Top of SUPPLIED RECORDS

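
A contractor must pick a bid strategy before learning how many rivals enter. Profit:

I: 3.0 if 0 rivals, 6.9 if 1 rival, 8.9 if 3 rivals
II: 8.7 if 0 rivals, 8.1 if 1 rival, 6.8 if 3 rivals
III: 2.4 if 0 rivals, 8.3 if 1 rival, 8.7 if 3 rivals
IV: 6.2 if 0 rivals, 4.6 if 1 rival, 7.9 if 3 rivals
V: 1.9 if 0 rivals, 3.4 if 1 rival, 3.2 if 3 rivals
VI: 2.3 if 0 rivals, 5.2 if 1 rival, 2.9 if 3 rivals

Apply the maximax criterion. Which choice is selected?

Row maxima: I=8.9, II=8.7, III=8.7, IV=7.9, V=3.4, VI=5.2
Best best-case = 8.9 → I.

I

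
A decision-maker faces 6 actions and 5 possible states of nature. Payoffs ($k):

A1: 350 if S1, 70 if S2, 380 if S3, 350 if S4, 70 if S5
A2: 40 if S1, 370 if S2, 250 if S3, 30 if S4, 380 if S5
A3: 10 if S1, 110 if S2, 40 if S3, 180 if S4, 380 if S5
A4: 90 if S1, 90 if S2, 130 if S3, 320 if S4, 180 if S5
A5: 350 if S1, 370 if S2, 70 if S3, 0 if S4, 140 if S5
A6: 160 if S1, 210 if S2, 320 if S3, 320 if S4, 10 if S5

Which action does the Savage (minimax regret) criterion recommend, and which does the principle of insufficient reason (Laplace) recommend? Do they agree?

Column bests: S1=350, S2=370, S3=380, S4=350, S5=380.
A1 regrets: 0, 300, 0, 0, 310 → max 310
A2 regrets: 310, 0, 130, 320, 0 → max 320
A3 regrets: 340, 260, 340, 170, 0 → max 340
A4 regrets: 260, 280, 250, 30, 200 → max 280
A5 regrets: 0, 0, 310, 350, 240 → max 350
A6 regrets: 190, 160, 60, 30, 370 → max 370
Smallest max regret = 280 → A4.
Row averages: A1=244, A2=214, A3=144, A4=162, A5=186, A6=204
Highest average = 244 → A1.

minimax regret → A4; laplace → A1 (disagree)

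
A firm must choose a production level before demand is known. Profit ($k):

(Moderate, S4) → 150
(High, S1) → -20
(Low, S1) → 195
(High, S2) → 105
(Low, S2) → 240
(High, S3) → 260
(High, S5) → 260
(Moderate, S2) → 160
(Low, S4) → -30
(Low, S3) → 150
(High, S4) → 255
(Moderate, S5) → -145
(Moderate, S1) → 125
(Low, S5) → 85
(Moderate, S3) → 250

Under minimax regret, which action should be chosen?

Column bests: S1=195, S2=240, S3=260, S4=255, S5=260.
Low regrets: 0, 0, 110, 285, 175 → max 285
Moderate regrets: 70, 80, 10, 105, 405 → max 405
High regrets: 215, 135, 0, 0, 0 → max 215
Smallest max regret = 215 → High.

High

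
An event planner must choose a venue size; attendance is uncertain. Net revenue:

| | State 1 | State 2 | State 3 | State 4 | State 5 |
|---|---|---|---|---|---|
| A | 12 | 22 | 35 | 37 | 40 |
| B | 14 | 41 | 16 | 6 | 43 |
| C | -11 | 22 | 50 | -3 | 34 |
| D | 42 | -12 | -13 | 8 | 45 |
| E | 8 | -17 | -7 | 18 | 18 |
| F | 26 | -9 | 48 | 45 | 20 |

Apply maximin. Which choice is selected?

Row minima: A=12, B=6, C=-11, D=-13, E=-17, F=-9
Best worst-case = 12 → A.

A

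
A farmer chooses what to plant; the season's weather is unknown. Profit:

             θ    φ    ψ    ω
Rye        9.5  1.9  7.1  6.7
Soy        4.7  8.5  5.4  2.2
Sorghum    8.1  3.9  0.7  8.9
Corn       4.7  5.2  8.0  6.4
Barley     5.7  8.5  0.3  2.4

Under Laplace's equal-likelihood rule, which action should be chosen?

Row averages: Rye=6.3, Soy=5.2, Sorghum=5.4, Corn=6.075, Barley=4.225
Highest average = 6.3 → Rye.

Rye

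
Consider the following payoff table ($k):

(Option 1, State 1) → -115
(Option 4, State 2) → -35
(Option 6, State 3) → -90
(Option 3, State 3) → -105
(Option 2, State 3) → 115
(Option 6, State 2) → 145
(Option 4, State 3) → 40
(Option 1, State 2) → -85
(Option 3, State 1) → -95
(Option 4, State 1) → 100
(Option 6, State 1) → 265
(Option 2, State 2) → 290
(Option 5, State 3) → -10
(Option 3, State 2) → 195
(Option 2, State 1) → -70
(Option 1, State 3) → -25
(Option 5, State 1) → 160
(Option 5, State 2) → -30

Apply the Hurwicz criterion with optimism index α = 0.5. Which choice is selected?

Option 2

Option 1: 0.5·(-25) + 0.5·(-115) = -70
Option 2: 0.5·290 + 0.5·(-70) = 110
Option 3: 0.5·195 + 0.5·(-105) = 45
Option 4: 0.5·100 + 0.5·(-35) = 32.5
Option 5: 0.5·160 + 0.5·(-30) = 65
Option 6: 0.5·265 + 0.5·(-90) = 87.5
Highest Hurwicz score = 110 → Option 2.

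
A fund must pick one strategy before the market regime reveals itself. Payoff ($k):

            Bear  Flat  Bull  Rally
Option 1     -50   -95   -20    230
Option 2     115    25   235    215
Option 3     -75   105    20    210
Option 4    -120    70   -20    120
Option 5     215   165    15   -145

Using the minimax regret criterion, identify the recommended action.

Column bests: Bear=215, Flat=165, Bull=235, Rally=230.
Option 1 regrets: 265, 260, 255, 0 → max 265
Option 2 regrets: 100, 140, 0, 15 → max 140
Option 3 regrets: 290, 60, 215, 20 → max 290
Option 4 regrets: 335, 95, 255, 110 → max 335
Option 5 regrets: 0, 0, 220, 375 → max 375
Smallest max regret = 140 → Option 2.

Option 2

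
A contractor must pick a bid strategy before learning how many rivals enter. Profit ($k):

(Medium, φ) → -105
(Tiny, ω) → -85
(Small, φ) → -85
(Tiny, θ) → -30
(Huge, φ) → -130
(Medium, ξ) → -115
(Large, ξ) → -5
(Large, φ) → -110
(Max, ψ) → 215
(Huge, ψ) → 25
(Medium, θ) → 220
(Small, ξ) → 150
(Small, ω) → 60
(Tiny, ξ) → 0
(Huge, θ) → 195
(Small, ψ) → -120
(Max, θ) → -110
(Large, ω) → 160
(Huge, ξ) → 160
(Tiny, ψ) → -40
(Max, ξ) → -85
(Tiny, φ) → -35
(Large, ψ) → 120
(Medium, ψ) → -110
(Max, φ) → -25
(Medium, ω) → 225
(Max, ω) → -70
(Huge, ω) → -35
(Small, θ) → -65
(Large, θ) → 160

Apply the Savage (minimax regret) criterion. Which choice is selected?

Column bests: θ=220, φ=-25, ψ=215, ω=225, ξ=160.
Tiny regrets: 250, 10, 255, 310, 160 → max 310
Small regrets: 285, 60, 335, 165, 10 → max 335
Medium regrets: 0, 80, 325, 0, 275 → max 325
Large regrets: 60, 85, 95, 65, 165 → max 165
Huge regrets: 25, 105, 190, 260, 0 → max 260
Max regrets: 330, 0, 0, 295, 245 → max 330
Smallest max regret = 165 → Large.

Large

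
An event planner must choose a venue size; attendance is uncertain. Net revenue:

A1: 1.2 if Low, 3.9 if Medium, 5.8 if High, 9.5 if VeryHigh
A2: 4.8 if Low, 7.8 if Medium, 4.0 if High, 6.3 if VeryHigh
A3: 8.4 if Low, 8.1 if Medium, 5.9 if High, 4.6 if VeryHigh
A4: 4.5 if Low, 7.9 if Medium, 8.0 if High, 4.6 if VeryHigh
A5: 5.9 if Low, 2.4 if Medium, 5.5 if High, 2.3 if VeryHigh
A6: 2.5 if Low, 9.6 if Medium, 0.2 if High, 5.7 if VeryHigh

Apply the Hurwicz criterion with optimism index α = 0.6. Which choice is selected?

A3

A1: 0.6·9.5 + 0.4·1.2 = 6.18
A2: 0.6·7.8 + 0.4·4.0 = 6.28
A3: 0.6·8.4 + 0.4·4.6 = 6.88
A4: 0.6·8.0 + 0.4·4.5 = 6.6
A5: 0.6·5.9 + 0.4·2.3 = 4.46
A6: 0.6·9.6 + 0.4·0.2 = 5.84
Highest Hurwicz score = 6.88 → A3.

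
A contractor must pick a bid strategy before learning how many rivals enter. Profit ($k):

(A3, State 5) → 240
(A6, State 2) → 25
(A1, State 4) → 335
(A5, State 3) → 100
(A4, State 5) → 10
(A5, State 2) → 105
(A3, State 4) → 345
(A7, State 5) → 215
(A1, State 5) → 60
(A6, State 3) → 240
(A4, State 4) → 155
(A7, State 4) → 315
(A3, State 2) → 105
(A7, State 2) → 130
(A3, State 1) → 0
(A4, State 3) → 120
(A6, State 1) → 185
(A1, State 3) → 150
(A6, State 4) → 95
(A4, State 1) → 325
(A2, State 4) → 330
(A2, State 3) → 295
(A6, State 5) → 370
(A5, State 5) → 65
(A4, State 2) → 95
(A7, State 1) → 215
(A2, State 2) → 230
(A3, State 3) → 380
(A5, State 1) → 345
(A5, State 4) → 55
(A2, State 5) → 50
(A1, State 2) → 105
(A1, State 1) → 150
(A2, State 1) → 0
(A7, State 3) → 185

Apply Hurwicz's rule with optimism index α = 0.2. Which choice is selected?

A1: 0.2·335 + 0.8·60 = 115
A2: 0.2·330 + 0.8·0 = 66
A3: 0.2·380 + 0.8·0 = 76
A4: 0.2·325 + 0.8·10 = 73
A5: 0.2·345 + 0.8·55 = 113
A6: 0.2·370 + 0.8·25 = 94
A7: 0.2·315 + 0.8·130 = 167
Highest Hurwicz score = 167 → A7.

A7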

Bottom of SUPPLIED RECORDS

**TASK REQUIREMENTS:**
Within the listing above, the range opens at the line with "Apply the maximax" and closes at the line with "A6: 160 if S1, 210". Reproduce exactly the lines of that range, including both ends.

**EXERCISE RESULT:**
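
Apply the maximax criterion. Which choice is selected?

Row maxima: I=8.9, II=8.7, III=8.7, IV=7.9, V=3.4, VI=5.2
Best best-case = 8.9 → I.

I

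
A decision-maker faces 6 actions and 5 possible states of nature. Payoffs ($k):

A1: 350 if S1, 70 if S2, 380 if S3, 350 if S4, 70 if S5
A2: 40 if S1, 370 if S2, 250 if S3, 30 if S4, 380 if S5
A3: 10 if S1, 110 if S2, 40 if S3, 180 if S4, 380 if S5
A4: 90 if S1, 90 if S2, 130 if S3, 320 if S4, 180 if S5
A5: 350 if S1, 370 if S2, 70 if S3, 0 if S4, 140 if S5
A6: 160 if S1, 210 if S2, 320 if S3, 320 if S4, 10 if S5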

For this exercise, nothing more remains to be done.